Records shown –
══════

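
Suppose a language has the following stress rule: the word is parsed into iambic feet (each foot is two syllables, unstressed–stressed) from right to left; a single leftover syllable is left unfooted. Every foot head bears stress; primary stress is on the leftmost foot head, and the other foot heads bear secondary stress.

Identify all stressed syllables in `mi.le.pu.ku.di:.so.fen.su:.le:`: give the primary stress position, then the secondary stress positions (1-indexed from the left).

primary 3, secondary 5, 7, 9

Parse right to left into iambic (σˈσ) feet: mi (le.ˈpu) (ku.ˈdi:) (so.ˈfen) (su:.ˈle:). Syllable 1 is left unfooted.
Foot heads (stressed positions): 3, 5, 7, 9.
End Rule Leftmost: primary stress on the leftmost head = syllable 3.
Secondary stress on 5, 7, 9: mi.le.ˈpu.ku.ˌdi:.so.ˌfen.su:.ˌle:.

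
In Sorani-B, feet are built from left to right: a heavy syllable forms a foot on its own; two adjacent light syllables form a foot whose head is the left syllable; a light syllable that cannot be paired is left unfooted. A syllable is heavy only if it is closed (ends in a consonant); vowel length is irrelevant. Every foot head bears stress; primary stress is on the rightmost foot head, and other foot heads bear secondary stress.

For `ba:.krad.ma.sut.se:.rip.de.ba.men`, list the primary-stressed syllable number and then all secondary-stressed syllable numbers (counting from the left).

Weights: 1 ba: L, 2 krad H, 3 ma L, 4 sut H, 5 se: L, 6 rip H, 7 de L, 8 ba L, 9 men H.
Parse left to right (heavy = foot alone; LL = one foot; stranded L unfooted): ba: (ˈkrad) ma (ˈsut) se: (ˈrip) (ˈde.ba) (ˈmen).
Foot heads: 2, 4, 6, 7, 9.
Primary stress on the rightmost head = syllable 9.
Secondary stress on 2, 4, 6, 7: ba:.ˌkrad.ma.ˌsut.se:.ˌrip.ˌde.ba.ˈmen.

primary 9, secondary 2, 4, 6, 7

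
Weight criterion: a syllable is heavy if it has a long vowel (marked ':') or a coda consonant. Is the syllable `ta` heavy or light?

`ta`: short vowel, open (no coda). Short vowel, open → light.

light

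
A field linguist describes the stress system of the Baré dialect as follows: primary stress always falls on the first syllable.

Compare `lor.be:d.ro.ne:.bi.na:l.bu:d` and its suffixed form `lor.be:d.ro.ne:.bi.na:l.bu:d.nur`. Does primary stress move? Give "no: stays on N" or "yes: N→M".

Base `lor.be:d.ro.ne:.bi.na:l.bu:d` (7 syllables):
  The word has 7 syllables; the first syllable is syllable 1 (lor).
  → primary stress on syllable 1.
Suffixed `lor.be:d.ro.ne:.bi.na:l.bu:d.nur` (8 syllables):
  The word has 8 syllables; the first syllable is syllable 1 (lor).
  → primary stress on syllable 1.

no: stays on 1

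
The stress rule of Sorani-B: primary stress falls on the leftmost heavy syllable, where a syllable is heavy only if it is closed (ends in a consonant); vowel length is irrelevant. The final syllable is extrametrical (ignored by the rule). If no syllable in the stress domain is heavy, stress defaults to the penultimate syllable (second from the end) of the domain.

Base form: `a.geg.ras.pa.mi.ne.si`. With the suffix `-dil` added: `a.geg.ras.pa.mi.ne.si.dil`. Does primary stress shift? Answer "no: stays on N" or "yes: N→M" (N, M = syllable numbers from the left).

Base `a.geg.ras.pa.mi.ne.si` (7 syllables):
  The final syllable (7, si) is extrametrical; the stress domain is syllables 1–6.
  Weights: 1 a L, 2 geg H, 3 ras H, 4 pa L, 5 mi L, 6 ne L.
  Heavy syllables in the domain: 2, 3. The leftmost is syllable 2 (geg).
  → primary stress on syllable 2.
Suffixed `a.geg.ras.pa.mi.ne.si.dil` (8 syllables):
  The final syllable (8, dil) is extrametrical; the stress domain is syllables 1–7.
  Weights: 1 a L, 2 geg H, 3 ras H, 4 pa L, 5 mi L, 6 ne L, 7 si L.
  Heavy syllables in the domain: 2, 3. The leftmost is syllable 2 (geg).
  → primary stress on syllable 2.

no: stays on 2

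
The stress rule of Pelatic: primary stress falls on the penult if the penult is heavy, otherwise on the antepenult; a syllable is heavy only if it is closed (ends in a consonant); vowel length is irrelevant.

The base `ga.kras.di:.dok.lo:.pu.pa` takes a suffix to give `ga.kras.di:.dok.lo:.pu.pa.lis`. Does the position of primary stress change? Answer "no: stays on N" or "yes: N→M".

yes: 5→6

Base `ga.kras.di:.dok.lo:.pu.pa` (7 syllables):
  Weights: 5 lo: L, 6 pu L, 7 pa L.
  The penult (syllable 6, pu) is light, so stress falls on the antepenult (syllable 5, lo:).
  → primary stress on syllable 5.
Suffixed `ga.kras.di:.dok.lo:.pu.pa.lis` (8 syllables):
  Weights: 6 pu L, 7 pa L, 8 lis H.
  The penult (syllable 7, pa) is light, so stress falls on the antepenult (syllable 6, pu).
  → primary stress on syllable 6.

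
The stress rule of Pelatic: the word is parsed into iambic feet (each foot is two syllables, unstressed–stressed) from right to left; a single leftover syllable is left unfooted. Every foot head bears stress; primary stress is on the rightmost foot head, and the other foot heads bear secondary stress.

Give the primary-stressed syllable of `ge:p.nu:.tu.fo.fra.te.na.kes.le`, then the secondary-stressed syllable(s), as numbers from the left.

primary 9, secondary 3, 5, 7

Parse right to left into iambic (σˈσ) feet: ge:p (nu:.ˈtu) (fo.ˈfra) (te.ˈna) (kes.ˈle). Syllable 1 is left unfooted.
Foot heads (stressed positions): 3, 5, 7, 9.
End Rule Rightmost: primary stress on the rightmost head = syllable 9.
Secondary stress on 3, 5, 7: ge:p.nu:.ˌtu.fo.ˌfra.te.ˌna.kes.ˈle.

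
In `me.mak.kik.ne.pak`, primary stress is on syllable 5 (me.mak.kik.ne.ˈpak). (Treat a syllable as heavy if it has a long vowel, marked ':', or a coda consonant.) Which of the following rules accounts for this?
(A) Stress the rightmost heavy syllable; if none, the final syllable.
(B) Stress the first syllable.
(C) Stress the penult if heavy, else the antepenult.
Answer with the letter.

A

Rule A → syllable 5 ✓.
Rule B → syllable 1 (observed: 5).
Rule C → syllable 3 (observed: 5).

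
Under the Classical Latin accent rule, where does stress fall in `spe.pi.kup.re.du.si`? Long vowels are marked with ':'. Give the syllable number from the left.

4

Classical Latin: stress the penult if heavy (long vowel or closed), else the antepenult.
Weights: 4 re L, 5 du L, 6 si L.
The penult (syllable 5, du) is light, so stress falls on the antepenult (syllable 4, re).
Stress on syllable 4: spe.pi.kup.ˈre.du.si.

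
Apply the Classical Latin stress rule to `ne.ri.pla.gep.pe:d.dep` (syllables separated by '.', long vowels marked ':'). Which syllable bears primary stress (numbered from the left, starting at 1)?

Classical Latin: stress the penult if heavy (long vowel or closed), else the antepenult.
Weights: 4 gep H, 5 pe:d H, 6 dep H.
The penult (syllable 5, pe:d) is heavy, so it takes stress.
Stress on syllable 5: ne.ri.pla.gep.ˈpe:d.dep.

5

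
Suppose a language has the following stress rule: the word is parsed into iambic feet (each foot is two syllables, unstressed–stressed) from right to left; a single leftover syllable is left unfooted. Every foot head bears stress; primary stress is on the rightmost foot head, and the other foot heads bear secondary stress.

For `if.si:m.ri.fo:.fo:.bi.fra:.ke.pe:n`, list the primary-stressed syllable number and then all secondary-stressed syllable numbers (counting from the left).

primary 9, secondary 3, 5, 7

Parse right to left into iambic (σˈσ) feet: if (si:m.ˈri) (fo:.ˈfo:) (bi.ˈfra:) (ke.ˈpe:n). Syllable 1 is left unfooted.
Foot heads (stressed positions): 3, 5, 7, 9.
End Rule Rightmost: primary stress on the rightmost head = syllable 9.
Secondary stress on 3, 5, 7: if.si:m.ˌri.fo:.ˌfo:.bi.ˌfra:.ke.ˈpe:n.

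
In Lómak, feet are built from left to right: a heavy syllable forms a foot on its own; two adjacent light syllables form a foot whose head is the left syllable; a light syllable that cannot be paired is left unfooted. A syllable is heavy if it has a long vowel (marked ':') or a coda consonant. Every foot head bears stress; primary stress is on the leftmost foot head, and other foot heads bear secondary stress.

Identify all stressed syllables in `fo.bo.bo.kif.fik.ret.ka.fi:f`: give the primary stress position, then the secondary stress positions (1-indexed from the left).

primary 1, secondary 4, 5, 6, 8

Weights: 1 fo L, 2 bo L, 3 bo L, 4 kif H, 5 fik H, 6 ret H, 7 ka L, 8 fi:f H.
Parse left to right (heavy = foot alone; LL = one foot; stranded L unfooted): (ˈfo.bo) bo (ˈkif) (ˈfik) (ˈret) ka (ˈfi:f).
Foot heads: 1, 4, 5, 6, 8.
Primary stress on the leftmost head = syllable 1.
Secondary stress on 4, 5, 6, 8: ˈfo.bo.bo.ˌkif.ˌfik.ˌret.ka.ˌfi:f.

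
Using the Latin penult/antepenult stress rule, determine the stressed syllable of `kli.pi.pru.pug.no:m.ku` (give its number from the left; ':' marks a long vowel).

Classical Latin: stress the penult if heavy (long vowel or closed), else the antepenult.
Weights: 4 pug H, 5 no:m H, 6 ku L.
The penult (syllable 5, no:m) is heavy, so it takes stress.
Stress on syllable 5: kli.pi.pru.pug.ˈno:m.ku.

5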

══════

Write down again the exact lines running from the beginning of the data to the line containing "In Sorani-B, feet", with both ends included.

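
Suppose a language has the following stress rule: the word is parsed into iambic feet (each foot is two syllables, unstressed–stressed) from right to left; a single leftover syllable is left unfooted. Every foot head bears stress; primary stress is on the leftmost foot head, and the other foot heads bear secondary stress.

Identify all stressed syllables in `mi.le.pu.ku.di:.so.fen.su:.le:`: give the primary stress position, then the secondary stress positions (1-indexed from the left).

primary 3, secondary 5, 7, 9

Parse right to left into iambic (σˈσ) feet: mi (le.ˈpu) (ku.ˈdi:) (so.ˈfen) (su:.ˈle:). Syllable 1 is left unfooted.
Foot heads (stressed positions): 3, 5, 7, 9.
End Rule Leftmost: primary stress on the leftmost head = syllable 3.
Secondary stress on 5, 7, 9: mi.le.ˈpu.ku.ˌdi:.so.ˌfen.su:.ˌle:.

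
In Sorani-B, feet are built from left to right: a heavy syllable forms a foot on its own; two adjacent light syllables form a foot whose head is the left syllable; a light syllable that cannot be paired is left unfooted. A syllable is heavy only if it is closed (ends in a consonant); vowel length is irrelevant. Every foot head bears stress; primary stress is on the rightmost foot head, and other foot heads bear secondary stress.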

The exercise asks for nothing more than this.